* [INFORMATION PROVIDED]
************

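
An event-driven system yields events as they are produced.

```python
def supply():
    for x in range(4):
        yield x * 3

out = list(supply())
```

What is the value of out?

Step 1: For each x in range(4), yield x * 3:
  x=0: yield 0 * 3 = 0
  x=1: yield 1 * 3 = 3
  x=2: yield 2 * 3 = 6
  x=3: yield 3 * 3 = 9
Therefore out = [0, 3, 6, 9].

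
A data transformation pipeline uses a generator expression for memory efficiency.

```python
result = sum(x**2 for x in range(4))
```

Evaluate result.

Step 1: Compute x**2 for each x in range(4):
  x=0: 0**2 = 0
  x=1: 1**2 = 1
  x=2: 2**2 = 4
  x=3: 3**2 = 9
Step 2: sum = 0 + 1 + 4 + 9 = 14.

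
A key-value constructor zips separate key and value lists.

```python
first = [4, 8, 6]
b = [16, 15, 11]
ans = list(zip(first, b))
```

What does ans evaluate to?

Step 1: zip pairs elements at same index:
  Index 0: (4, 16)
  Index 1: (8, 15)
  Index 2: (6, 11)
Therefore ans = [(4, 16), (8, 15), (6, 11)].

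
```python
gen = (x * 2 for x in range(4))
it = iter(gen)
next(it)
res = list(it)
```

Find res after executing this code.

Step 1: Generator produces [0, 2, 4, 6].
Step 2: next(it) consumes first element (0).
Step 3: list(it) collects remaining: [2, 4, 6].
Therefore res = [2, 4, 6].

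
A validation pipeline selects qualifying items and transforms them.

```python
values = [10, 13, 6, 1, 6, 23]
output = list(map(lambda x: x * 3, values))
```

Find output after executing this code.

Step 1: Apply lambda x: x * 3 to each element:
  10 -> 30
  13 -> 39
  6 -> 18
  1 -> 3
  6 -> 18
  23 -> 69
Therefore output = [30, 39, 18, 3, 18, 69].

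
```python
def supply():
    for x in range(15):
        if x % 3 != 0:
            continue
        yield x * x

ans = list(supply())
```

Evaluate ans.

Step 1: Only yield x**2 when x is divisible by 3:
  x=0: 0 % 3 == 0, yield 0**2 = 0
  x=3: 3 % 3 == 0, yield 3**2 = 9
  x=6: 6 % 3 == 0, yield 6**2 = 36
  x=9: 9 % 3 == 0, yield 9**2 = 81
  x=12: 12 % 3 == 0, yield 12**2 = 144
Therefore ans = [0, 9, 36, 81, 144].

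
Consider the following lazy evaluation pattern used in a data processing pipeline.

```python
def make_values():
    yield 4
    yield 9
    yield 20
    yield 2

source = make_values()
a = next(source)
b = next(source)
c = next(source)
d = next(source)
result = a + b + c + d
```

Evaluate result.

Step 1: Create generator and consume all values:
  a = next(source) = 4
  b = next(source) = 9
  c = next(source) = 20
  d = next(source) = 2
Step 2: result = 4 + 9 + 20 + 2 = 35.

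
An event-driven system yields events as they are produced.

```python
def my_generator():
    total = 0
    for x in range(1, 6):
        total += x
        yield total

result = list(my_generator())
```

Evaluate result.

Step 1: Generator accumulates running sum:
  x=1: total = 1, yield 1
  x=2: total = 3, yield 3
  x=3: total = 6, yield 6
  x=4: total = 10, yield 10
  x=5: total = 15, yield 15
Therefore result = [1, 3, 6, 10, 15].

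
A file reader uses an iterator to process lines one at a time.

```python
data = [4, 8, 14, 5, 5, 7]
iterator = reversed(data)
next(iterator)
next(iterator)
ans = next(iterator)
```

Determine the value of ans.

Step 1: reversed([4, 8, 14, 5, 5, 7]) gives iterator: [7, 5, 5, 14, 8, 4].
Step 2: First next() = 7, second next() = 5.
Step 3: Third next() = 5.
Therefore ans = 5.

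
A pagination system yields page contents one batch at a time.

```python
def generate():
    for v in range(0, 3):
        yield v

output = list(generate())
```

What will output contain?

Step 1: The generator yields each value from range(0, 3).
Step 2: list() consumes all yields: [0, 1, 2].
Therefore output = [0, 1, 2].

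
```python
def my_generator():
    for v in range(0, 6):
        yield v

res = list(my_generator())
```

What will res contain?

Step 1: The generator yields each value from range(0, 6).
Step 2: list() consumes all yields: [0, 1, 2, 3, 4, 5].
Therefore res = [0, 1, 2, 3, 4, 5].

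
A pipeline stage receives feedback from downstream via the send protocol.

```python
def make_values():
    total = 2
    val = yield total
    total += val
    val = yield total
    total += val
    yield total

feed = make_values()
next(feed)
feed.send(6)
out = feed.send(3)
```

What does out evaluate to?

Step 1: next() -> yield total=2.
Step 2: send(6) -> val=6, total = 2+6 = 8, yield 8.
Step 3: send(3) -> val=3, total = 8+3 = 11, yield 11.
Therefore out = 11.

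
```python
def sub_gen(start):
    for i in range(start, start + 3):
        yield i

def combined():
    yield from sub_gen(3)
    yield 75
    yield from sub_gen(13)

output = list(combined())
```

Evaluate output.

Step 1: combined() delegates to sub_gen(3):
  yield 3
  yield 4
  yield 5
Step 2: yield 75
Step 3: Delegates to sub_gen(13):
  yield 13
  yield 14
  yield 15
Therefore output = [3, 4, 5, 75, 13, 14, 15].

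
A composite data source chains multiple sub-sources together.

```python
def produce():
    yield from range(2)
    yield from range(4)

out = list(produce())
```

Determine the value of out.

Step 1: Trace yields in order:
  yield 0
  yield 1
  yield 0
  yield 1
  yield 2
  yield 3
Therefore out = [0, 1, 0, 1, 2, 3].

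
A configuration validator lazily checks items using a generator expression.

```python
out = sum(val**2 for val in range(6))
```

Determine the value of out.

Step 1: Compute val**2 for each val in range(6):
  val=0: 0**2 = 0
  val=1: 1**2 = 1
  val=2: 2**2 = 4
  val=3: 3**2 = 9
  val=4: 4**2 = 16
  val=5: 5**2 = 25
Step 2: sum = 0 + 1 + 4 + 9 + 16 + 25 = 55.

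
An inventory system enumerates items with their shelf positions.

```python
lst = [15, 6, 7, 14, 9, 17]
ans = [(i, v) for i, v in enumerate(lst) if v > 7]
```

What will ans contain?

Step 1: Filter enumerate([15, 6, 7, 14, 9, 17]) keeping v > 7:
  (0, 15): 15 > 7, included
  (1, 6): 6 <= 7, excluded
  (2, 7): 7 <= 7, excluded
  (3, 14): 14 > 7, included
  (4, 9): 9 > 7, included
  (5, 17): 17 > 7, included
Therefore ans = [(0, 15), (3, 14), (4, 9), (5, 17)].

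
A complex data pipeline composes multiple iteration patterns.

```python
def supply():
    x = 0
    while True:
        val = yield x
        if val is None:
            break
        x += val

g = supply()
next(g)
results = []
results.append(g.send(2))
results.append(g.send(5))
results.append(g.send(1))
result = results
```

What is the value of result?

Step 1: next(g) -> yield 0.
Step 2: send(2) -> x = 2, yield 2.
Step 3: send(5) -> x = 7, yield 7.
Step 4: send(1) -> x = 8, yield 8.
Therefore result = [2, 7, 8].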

************

* [WORK INSTRUCTION]
The answer must be every line from the entries above that holds the string "pipeline".

* [RESPONSE BOX]
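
A data transformation pipeline uses a generator expression for memory efficiency.
A validation pipeline selects qualifying items and transforms them.
Consider the following lazy evaluation pattern used in a data processing pipeline.
A pipeline stage receives feedback from downstream via the send protocol.
A complex data pipeline composes multiple iteration patterns.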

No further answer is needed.